▸ **WORK TO COMPLETE**
Could you repeat every record exactly as it appears?

===== INPUT MATERIAL

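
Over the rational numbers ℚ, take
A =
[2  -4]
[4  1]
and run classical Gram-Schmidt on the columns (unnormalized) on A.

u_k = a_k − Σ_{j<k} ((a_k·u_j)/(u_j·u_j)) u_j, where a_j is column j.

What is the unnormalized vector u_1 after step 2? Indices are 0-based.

Step 1: u_0 = a_0 = (2, 4).
Step 2: u_1 = a_1 − (-1/5)·u_0 = (-18/5, 9/5).

u_1 = (-18/5, 9/5)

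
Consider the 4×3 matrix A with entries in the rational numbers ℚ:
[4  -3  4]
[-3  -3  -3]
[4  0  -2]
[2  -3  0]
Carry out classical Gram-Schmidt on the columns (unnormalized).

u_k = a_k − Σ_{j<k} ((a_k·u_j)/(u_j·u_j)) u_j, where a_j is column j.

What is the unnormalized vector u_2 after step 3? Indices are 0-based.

u_2 = (53/21, -38/21, -74/21, -5/7)

Step 1: u_0 = a_0 = (4, -3, 4, 2).
Step 2: u_1 = a_1 − (-1/5)·u_0 = (-11/5, -18/5, 4/5, -13/5).
Step 3: u_2 = a_2 − (17/45)·u_0 − (1/63)·u_1 = (53/21, -38/21, -74/21, -5/7).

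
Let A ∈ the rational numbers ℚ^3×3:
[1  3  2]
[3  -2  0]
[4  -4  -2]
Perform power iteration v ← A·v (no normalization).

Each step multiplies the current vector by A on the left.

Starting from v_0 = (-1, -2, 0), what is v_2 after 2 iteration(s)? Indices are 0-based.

v_0 = (-1, -2, 0).
v_1 = A·v_0 = (-7, 1, 4).
v_2 = A·v_1 = (4, -23, -40).

v_2 = (4, -23, -40)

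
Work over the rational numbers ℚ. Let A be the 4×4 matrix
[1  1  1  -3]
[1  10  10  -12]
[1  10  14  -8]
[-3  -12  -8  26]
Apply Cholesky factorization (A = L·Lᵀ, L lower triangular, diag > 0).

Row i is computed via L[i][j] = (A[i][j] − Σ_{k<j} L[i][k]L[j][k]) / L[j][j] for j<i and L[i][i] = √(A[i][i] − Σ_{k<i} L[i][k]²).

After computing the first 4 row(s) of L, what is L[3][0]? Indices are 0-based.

Step 1: L[0][0] = √(1) = 1.
  L[1][0] = (1) / L[0][0] = 1.
Step 2: L[1][1] = √(9) = 3.
  L[2][0] = (1) / L[0][0] = 1.
  L[2][1] = (9) / L[1][1] = 3.
Step 3: L[2][2] = √(4) = 2.
  L[3][0] = (-3) / L[0][0] = -3.
  L[3][1] = (-9) / L[1][1] = -3.
  L[3][2] = (4) / L[2][2] = 2.
Step 4: L[3][3] = √(4) = 2.

L[3][0] = -3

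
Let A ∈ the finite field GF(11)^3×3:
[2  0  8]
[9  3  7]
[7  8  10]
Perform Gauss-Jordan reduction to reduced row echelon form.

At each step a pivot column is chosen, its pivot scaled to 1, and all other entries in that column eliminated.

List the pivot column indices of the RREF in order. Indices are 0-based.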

==========

▸ **OUTPUT BELOW**
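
Over the rational numbers ℚ, take
A =
[2  -4]
[4  1]
and run classical Gram-Schmidt on the columns (unnormalized) on A.

u_k = a_k − Σ_{j<k} ((a_k·u_j)/(u_j·u_j)) u_j, where a_j is column j.

What is the unnormalized vector u_1 after step 2? Indices are 0-based.

Step 1: u_0 = a_0 = (2, 4).
Step 2: u_1 = a_1 − (-1/5)·u_0 = (-18/5, 9/5).

u_1 = (-18/5, 9/5)

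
Consider the 4×3 matrix A with entries in the rational numbers ℚ:
[4  -3  4]
[-3  -3  -3]
[4  0  -2]
[2  -3  0]
Carry out classical Gram-Schmidt on the columns (unnormalized).

u_k = a_k − Σ_{j<k} ((a_k·u_j)/(u_j·u_j)) u_j, where a_j is column j.

What is the unnormalized vector u_2 after step 3? Indices are 0-based.

u_2 = (53/21, -38/21, -74/21, -5/7)

Step 1: u_0 = a_0 = (4, -3, 4, 2).
Step 2: u_1 = a_1 − (-1/5)·u_0 = (-11/5, -18/5, 4/5, -13/5).
Step 3: u_2 = a_2 − (17/45)·u_0 − (1/63)·u_1 = (53/21, -38/21, -74/21, -5/7).

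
Let A ∈ the rational numbers ℚ^3×3:
[1  3  2]
[3  -2  0]
[4  -4  -2]
Perform power iteration v ← A·v (no normalization).

Each step multiplies the current vector by A on the left.

Starting from v_0 = (-1, -2, 0), what is v_2 after 2 iteration(s)? Indices are 0-based.

v_0 = (-1, -2, 0).
v_1 = A·v_0 = (-7, 1, 4).
v_2 = A·v_1 = (4, -23, -40).

v_2 = (4, -23, -40)

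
Work over the rational numbers ℚ. Let A be the 4×4 matrix
[1  1  1  -3]
[1  10  10  -12]
[1  10  14  -8]
[-3  -12  -8  26]
Apply Cholesky factorization (A = L·Lᵀ, L lower triangular, diag > 0).

Row i is computed via L[i][j] = (A[i][j] − Σ_{k<j} L[i][k]L[j][k]) / L[j][j] for j<i and L[i][i] = √(A[i][i] − Σ_{k<i} L[i][k]²).

After computing the first 4 row(s) of L, what is L[3][0]? Indices are 0-based.

Step 1: L[0][0] = √(1) = 1.
  L[1][0] = (1) / L[0][0] = 1.
Step 2: L[1][1] = √(9) = 3.
  L[2][0] = (1) / L[0][0] = 1.
  L[2][1] = (9) / L[1][1] = 3.
Step 3: L[2][2] = √(4) = 2.
  L[3][0] = (-3) / L[0][0] = -3.
  L[3][1] = (-9) / L[1][1] = -3.
  L[3][2] = (4) / L[2][2] = 2.
Step 4: L[3][3] = √(4) = 2.

L[3][0] = -3

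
Let A ∈ the finite field GF(11)^3×3:
[2  0  8]
[9  3  7]
[7  8  10]
Perform Gauss-Jordan reduction to reduced row echelon form.

At each step a pivot column is chosen, its pivot scaled to 1, and all other entries in that column eliminated.

List the pivot column indices of the RREF in order. Indices are 0-based.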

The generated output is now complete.